EXERCISE:
Reproduce word for word the line that contains "Solve for the" and every line after it to the end of the records, with nothing else added.

---------- DATA

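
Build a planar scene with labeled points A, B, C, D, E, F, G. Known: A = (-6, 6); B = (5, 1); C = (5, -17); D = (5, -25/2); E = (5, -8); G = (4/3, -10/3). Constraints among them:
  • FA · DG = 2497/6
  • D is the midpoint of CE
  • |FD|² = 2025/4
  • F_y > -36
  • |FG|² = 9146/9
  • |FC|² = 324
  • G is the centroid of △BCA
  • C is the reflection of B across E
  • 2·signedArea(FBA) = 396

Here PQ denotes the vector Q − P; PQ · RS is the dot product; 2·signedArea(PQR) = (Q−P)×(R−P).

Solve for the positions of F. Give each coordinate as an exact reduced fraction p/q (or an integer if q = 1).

F = (5, -35)

1. F_x = 5  [FA · DG = 2497/6 ∩ 2·signedArea(FBA) = 396]
2. F_y = -35  [FA · DG = 2497/6 ∩ 2·signedArea(FBA) = 396]
   → F = (5, -35)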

--------------------

EXERCISE OUTPUT:
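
Solve for the positions of F. Give each coordinate as an exact reduced fraction p/q (or an integer if q = 1).

F = (5, -35)

1. F_x = 5  [FA · DG = 2497/6 ∩ 2·signedArea(FBA) = 396]
2. F_y = -35  [FA · DG = 2497/6 ∩ 2·signedArea(FBA) = 396]
   → F = (5, -35)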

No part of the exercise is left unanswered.